_Problem_: Look for the word "Melody" in the entries and copy every line where it shows up.

_Data_:
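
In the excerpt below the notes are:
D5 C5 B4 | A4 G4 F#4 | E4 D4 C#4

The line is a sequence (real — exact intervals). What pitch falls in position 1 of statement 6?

C#3

The unit is 3 notes. Position-1 pitches of the 3 shown cells: D5, A4, E4.
Extending down a 4th: B3 → F#3 → C#3.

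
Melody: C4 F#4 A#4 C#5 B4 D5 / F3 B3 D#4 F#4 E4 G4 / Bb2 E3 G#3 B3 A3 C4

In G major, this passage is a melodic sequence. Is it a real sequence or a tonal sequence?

real

Each cell has the same semitone pattern (6, 4, 3, -2, 3) — intervals are preserved exactly.
And A#4 lies outside G major, so the sequence is real rather than tonal.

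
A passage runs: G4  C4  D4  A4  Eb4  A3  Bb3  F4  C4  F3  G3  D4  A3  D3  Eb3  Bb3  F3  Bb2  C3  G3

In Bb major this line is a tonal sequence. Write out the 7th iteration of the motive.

Taking 4-note groups, the heads are G4, Eb4, C4, A3, F3: the pattern moves down a 3rd.
Carrying on: D3 → Bb2.
So cell 7 is Bb2 Eb2 F2 C3.

Bb2 Eb2 F2 C3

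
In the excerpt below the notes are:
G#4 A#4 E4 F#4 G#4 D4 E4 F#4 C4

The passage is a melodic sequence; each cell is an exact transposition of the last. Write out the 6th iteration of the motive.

Unit = 3 notes; the statements start on G#4, F#4, E4, moving down a 2nd each time.
Continuing the starts: D4 → C4 → Bb3.
From Bb3 the exact shape gives Bb3 C4 Gb3.

Bb3 C4 Gb3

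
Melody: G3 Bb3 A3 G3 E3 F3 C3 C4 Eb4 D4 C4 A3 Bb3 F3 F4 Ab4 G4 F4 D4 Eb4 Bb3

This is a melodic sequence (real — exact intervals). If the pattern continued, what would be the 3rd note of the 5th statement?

F5

The unit is 7 notes. Position-3 pitches of the 3 shown cells: A3, D4, G4.
Each moves up a 4th. Continuing: C5 → F5.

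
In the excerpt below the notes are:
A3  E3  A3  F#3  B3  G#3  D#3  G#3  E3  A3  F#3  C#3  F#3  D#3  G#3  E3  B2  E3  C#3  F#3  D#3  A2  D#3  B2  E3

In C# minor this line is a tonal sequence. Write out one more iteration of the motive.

The 5-note cells begin on A3, G#3, F#3, E3, D#3 — each down a 2nd from the last.
So cell 6 is C#3 G#2 C#3 A2 D#3.

C#3 G#2 C#3 A2 D#3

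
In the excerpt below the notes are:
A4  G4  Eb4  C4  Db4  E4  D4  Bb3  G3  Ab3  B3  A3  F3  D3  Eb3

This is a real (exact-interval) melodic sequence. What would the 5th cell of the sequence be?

With a 5-note motive the entries are A4, E4, B3, each down a 4th from the previous.
Carrying on: F#3 → C#3.
From C#3 the exact shape gives C#3 B2 G2 E2 F2.

C#3 B2 G2 E2 F2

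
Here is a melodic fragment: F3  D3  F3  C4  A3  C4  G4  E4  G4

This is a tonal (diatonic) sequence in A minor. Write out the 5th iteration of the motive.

A5 F5 A5

Taking 3-note groups, the heads are F3, C4, G4: the pattern moves up a 5th.
Extending up a 5th: D5 → A5.
Statement 5 starts on A5 and keeps the same diatonic contour: A5 F5 A5.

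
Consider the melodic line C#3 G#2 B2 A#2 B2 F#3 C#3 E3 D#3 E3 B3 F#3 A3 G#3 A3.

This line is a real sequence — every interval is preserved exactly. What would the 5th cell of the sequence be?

With a 5-note motive the entries are C#3, F#3, B3, each up a 4th from the previous.
Extending up a 4th: E4 → A4.
So cell 5 is A4 E4 G4 F#4 G4.

A4 E4 G4 F#4 G4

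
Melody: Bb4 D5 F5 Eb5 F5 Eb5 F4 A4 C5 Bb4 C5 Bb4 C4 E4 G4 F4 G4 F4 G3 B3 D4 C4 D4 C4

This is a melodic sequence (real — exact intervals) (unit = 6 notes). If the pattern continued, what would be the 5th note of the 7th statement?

Grouping in 6s, the 5th note of each cell is F5, C5, G4, D4.
Each moves down a 4th. Continuing: A3 → E3 → B2.

B2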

_Worked solution_:
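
Melody: C4 F#4 A#4 C#5 B4 D5 / F3 B3 D#4 F#4 E4 G4 / Bb2 E3 G#3 B3 A3 C4
Melody: G3 Bb3 A3 G3 E3 F3 C3 C4 Eb4 D4 C4 A3 Bb3 F3 F4 Ab4 G4 F4 D4 Eb4 Bb3
Melody: Bb4 D5 F5 Eb5 F5 Eb5 F4 A4 C5 Bb4 C5 Bb4 C4 E4 G4 F4 G4 F4 G3 B3 D4 C4 D4 C4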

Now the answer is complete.